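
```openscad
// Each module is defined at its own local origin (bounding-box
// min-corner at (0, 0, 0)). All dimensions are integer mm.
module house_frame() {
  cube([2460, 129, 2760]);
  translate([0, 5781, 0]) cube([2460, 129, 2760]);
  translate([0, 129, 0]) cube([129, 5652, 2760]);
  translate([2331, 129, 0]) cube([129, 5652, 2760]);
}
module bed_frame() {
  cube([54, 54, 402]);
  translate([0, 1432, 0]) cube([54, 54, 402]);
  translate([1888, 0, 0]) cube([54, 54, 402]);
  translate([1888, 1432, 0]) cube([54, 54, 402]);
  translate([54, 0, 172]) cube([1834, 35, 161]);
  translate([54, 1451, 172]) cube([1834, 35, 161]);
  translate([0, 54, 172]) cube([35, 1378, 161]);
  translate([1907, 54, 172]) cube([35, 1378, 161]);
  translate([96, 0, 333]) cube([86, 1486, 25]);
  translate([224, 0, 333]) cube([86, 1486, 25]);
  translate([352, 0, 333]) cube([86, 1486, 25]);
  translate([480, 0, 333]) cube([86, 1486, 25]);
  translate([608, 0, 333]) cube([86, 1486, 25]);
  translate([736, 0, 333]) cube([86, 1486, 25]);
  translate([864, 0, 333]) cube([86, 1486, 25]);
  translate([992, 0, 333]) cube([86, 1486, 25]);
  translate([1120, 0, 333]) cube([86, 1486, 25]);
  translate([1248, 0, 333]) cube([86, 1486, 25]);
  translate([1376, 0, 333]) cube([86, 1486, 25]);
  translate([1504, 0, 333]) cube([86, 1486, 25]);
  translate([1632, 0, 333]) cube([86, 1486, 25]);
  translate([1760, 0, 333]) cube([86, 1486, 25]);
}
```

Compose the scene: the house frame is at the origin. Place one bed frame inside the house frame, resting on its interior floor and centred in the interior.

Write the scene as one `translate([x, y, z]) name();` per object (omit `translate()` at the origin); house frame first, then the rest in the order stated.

house_frame();
translate([259, 2212, 0]) bed_frame();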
○ ○ ○
## Exercise
Using only the data above, copy out the lines that include the word "module".

## Response to the exercise
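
// Each module is defined at its own local origin (bounding-box
module house_frame() {
module bed_frame() {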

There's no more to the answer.